> **Saved data entries**:

::::::::

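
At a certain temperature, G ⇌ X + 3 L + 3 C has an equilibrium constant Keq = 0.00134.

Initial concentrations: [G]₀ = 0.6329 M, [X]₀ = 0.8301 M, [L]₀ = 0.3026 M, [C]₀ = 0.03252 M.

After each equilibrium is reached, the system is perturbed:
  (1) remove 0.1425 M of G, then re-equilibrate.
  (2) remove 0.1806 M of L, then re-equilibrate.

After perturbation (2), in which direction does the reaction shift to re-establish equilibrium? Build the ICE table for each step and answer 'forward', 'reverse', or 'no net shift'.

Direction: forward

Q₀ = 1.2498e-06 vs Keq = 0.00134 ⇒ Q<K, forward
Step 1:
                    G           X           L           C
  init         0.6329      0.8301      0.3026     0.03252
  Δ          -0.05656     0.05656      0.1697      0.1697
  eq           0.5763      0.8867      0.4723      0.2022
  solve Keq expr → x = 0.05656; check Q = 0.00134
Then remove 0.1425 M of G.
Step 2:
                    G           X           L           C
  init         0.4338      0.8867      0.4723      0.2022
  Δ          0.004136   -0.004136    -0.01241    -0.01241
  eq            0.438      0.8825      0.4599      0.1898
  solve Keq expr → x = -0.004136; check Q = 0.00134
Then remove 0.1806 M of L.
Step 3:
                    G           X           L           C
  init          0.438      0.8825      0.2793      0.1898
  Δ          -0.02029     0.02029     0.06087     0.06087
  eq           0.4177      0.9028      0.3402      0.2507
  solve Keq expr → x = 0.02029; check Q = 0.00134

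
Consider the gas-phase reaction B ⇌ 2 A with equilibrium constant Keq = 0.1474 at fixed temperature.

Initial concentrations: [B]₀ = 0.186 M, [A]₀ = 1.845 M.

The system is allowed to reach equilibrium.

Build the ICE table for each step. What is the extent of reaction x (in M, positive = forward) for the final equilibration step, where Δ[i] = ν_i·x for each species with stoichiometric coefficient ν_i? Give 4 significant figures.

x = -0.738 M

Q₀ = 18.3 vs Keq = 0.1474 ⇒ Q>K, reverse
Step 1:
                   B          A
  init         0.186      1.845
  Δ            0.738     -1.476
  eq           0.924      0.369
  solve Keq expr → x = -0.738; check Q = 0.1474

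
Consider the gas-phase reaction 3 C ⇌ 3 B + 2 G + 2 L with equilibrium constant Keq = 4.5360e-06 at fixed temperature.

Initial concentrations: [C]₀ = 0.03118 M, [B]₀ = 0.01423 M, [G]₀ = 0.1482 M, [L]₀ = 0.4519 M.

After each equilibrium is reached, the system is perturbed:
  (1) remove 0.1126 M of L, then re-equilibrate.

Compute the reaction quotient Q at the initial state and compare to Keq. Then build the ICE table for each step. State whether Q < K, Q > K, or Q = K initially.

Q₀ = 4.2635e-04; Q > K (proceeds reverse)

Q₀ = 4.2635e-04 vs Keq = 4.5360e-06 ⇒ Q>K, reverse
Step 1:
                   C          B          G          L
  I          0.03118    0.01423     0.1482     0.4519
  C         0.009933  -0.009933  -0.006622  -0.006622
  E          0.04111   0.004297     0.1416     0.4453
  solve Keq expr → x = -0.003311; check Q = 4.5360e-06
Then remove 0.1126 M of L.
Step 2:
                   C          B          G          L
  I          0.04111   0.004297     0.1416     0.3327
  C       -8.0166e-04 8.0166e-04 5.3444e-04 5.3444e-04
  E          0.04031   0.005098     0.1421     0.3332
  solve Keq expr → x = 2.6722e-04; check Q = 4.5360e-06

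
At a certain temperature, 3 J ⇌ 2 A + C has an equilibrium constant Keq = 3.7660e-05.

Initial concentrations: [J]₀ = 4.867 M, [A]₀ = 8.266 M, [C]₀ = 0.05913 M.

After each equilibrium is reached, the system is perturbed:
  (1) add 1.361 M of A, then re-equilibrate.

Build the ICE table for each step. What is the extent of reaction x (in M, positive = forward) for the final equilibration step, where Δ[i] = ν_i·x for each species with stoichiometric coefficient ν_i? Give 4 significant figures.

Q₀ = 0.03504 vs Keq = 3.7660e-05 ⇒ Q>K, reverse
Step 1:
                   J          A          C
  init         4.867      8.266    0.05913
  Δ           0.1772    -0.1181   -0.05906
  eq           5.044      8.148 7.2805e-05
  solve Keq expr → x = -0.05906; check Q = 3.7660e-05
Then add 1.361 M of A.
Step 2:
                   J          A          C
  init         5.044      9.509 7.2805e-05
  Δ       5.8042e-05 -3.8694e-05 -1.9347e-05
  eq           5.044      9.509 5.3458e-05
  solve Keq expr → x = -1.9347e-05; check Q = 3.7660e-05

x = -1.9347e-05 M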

::::::::

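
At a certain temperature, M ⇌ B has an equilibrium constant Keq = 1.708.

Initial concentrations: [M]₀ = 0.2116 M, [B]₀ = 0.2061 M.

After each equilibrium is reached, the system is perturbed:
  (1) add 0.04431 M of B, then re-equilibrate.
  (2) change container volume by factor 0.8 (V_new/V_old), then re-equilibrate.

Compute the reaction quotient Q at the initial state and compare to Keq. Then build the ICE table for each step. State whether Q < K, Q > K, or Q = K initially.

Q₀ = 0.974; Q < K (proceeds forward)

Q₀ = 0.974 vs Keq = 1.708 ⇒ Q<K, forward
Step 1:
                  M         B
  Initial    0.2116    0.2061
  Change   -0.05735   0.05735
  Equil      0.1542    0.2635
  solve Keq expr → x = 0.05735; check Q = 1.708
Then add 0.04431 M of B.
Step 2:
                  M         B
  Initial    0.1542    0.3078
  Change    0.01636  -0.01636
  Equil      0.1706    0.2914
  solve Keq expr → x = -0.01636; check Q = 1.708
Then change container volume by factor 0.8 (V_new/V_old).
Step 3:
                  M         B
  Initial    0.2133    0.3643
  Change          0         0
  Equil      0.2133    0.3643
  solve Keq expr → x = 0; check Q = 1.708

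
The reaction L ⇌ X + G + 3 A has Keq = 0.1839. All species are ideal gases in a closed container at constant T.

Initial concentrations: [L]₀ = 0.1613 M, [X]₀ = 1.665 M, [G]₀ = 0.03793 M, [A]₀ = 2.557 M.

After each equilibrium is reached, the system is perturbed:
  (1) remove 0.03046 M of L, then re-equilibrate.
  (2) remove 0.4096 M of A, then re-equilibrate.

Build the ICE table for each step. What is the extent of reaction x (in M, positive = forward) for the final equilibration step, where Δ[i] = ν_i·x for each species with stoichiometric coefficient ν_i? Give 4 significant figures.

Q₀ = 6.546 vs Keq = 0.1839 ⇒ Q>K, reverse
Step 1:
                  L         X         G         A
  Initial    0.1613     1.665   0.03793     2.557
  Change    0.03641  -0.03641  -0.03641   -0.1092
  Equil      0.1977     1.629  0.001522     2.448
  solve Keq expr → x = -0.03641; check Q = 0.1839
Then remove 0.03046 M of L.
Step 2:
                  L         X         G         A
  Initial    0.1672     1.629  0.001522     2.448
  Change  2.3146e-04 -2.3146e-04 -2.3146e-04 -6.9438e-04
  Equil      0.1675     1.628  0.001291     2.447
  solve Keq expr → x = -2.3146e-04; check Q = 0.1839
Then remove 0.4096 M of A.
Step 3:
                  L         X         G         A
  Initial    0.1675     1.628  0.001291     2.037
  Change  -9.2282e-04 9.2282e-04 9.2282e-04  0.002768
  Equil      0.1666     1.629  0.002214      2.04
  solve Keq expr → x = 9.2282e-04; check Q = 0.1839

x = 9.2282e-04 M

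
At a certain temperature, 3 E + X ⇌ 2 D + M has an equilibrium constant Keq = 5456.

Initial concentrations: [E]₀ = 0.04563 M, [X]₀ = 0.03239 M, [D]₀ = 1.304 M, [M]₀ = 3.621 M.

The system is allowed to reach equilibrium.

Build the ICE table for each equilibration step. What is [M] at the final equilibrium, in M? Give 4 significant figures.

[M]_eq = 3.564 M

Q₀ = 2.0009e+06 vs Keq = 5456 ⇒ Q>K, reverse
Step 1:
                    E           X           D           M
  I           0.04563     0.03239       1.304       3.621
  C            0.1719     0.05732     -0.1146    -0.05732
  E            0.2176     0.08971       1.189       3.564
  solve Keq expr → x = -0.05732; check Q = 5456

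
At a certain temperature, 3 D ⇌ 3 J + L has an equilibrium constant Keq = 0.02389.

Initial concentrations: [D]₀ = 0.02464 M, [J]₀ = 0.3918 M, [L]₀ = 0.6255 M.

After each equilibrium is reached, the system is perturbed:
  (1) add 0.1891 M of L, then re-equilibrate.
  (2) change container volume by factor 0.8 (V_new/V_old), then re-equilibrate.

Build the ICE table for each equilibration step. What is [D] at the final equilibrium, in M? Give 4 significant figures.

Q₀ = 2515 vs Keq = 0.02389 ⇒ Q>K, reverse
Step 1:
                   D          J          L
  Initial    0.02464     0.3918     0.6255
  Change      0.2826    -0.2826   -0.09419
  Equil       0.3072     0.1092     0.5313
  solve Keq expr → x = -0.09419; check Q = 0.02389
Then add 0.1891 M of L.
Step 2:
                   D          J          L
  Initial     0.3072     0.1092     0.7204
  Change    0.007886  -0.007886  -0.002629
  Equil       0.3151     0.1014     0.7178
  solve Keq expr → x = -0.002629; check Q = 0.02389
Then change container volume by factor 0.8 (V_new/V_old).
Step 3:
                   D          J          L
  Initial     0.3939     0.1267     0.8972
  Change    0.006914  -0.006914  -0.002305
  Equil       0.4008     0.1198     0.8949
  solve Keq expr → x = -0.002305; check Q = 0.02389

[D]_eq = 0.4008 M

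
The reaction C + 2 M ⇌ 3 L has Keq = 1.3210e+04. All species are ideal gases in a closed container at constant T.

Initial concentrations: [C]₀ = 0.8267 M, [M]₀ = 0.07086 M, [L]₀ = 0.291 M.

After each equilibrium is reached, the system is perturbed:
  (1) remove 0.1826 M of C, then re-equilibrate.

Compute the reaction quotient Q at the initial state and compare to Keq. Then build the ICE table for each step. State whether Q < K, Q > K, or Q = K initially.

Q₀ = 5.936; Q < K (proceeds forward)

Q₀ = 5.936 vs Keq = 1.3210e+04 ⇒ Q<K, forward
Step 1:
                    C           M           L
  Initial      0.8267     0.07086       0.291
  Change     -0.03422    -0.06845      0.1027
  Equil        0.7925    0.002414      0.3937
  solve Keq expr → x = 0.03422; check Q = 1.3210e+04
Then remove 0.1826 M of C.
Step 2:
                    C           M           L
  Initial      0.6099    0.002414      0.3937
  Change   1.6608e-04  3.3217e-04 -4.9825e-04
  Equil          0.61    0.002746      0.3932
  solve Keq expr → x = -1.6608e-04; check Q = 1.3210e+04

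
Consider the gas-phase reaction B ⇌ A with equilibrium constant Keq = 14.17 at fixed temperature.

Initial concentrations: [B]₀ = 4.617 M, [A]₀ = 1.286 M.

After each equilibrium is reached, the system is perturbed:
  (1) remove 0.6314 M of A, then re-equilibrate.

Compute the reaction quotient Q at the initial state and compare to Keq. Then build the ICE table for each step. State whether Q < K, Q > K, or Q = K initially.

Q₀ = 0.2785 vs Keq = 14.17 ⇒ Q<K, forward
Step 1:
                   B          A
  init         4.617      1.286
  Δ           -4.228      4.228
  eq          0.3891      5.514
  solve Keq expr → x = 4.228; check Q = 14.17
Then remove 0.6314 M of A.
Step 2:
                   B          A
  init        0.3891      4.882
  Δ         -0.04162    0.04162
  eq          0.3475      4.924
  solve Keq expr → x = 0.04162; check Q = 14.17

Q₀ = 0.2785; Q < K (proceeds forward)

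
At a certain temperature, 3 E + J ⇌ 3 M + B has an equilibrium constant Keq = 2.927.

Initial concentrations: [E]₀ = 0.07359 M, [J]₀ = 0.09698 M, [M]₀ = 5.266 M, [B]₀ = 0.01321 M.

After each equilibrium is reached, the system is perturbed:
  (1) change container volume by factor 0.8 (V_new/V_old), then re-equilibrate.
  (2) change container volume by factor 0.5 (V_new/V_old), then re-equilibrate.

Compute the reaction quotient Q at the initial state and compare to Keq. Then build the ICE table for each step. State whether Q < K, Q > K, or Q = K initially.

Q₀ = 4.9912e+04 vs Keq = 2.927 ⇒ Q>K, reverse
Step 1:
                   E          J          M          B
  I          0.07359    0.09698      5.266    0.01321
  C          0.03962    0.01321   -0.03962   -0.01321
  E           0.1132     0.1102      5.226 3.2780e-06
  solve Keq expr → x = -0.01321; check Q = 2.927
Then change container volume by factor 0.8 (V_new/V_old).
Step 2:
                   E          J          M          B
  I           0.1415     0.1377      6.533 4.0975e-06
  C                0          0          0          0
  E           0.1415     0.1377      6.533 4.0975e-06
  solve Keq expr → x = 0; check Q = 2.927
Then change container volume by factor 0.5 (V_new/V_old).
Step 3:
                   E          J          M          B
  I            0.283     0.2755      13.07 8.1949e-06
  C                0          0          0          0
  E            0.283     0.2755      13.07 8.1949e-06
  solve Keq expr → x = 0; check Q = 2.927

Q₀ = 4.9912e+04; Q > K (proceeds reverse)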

::::::::

Looking at the entries above, report how many of their lines include "certain", and add nothing else.

> **ANSWER BOX**: 6